* _Given records_
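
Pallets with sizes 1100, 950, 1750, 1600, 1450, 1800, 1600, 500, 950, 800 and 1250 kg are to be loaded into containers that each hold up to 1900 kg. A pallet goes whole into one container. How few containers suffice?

Total = 1800 + 1750 + 1600 + 1600 + 1450 + 1250 + 1100 + 950 + 950 + 800 + 500 = 13750 kg.
Lower bound: ⌈13750/1900⌉ = 8 containers.
A packing using 8 containers:
  container 1: 1800 = 1800
  container 2: 1750 = 1750
  container 3: 1600 = 1600
  container 4: 1600 = 1600
  container 5: 1450 = 1450
  container 6: 1250 + 500 = 1750
  container 7: 1100 + 800 = 1900
  container 8: 950 + 950 = 1900
This matches the lower bound, so 8 is optimal.

8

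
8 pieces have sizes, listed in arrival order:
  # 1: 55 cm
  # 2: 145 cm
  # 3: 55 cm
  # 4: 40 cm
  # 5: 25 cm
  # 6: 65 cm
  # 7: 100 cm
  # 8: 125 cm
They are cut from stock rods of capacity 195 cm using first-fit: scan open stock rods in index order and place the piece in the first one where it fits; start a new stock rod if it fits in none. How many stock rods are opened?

4

  55 → stock rod 1 (new)  [load 55/195]
  145 → stock rod 2 (new)  [load 145/195]
  55 → stock rod 1  [load 110/195]
  40 → stock rod 1  [load 150/195]
  25 → stock rod 1  [load 175/195]
  65 → stock rod 3 (new)  [load 65/195]
  100 → stock rod 3  [load 165/195]
  125 → stock rod 4 (new)  [load 125/195]
4 stock rods opened.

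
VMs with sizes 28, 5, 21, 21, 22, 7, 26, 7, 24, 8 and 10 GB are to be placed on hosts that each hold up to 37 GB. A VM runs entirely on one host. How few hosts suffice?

6

Total = 28 + 26 + 24 + 22 + 21 + 21 + 10 + 8 + 7 + 7 + 5 = 179 GB.
Lower bound: ⌈179/37⌉ = 5 hosts.
Also, 6 VMs each exceed 37/2 GB, and no two of those can share a host, so at least 6 hosts are needed.
A packing using 6 hosts:
  host 1: 28 + 8 = 36
  host 2: 26 + 10 = 36
  host 3: 24 + 7 + 5 = 36
  host 4: 22 + 7 = 29
  host 5: 21 = 21
  host 6: 21 = 21
This matches the lower bound, so 6 is optimal.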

* _Task statement_
Everything from the line containing "# 7: 100 cm" through the final line of the listing, inclusive, must be reproduced exactly; leave out the rest.

* _Response to the task_
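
  # 7: 100 cm
  # 8: 125 cm
They are cut from stock rods of capacity 195 cm using first-fit: scan open stock rods in index order and place the piece in the first one where it fits; start a new stock rod if it fits in none. How many stock rods are opened?

4

  55 → stock rod 1 (new)  [load 55/195]
  145 → stock rod 2 (new)  [load 145/195]
  55 → stock rod 1  [load 110/195]
  40 → stock rod 1  [load 150/195]
  25 → stock rod 1  [load 175/195]
  65 → stock rod 3 (new)  [load 65/195]
  100 → stock rod 3  [load 165/195]
  125 → stock rod 4 (new)  [load 125/195]
4 stock rods opened.

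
VMs with sizes 28, 5, 21, 21, 22, 7, 26, 7, 24, 8 and 10 GB are to be placed on hosts that each hold up to 37 GB. A VM runs entirely on one host. How few hosts suffice?

6

Total = 28 + 26 + 24 + 22 + 21 + 21 + 10 + 8 + 7 + 7 + 5 = 179 GB.
Lower bound: ⌈179/37⌉ = 5 hosts.
Also, 6 VMs each exceed 37/2 GB, and no two of those can share a host, so at least 6 hosts are needed.
A packing using 6 hosts:
  host 1: 28 + 8 = 36
  host 2: 26 + 10 = 36
  host 3: 24 + 7 + 5 = 36
  host 4: 22 + 7 = 29
  host 5: 21 = 21
  host 6: 21 = 21
This matches the lower bound, so 6 is optimal.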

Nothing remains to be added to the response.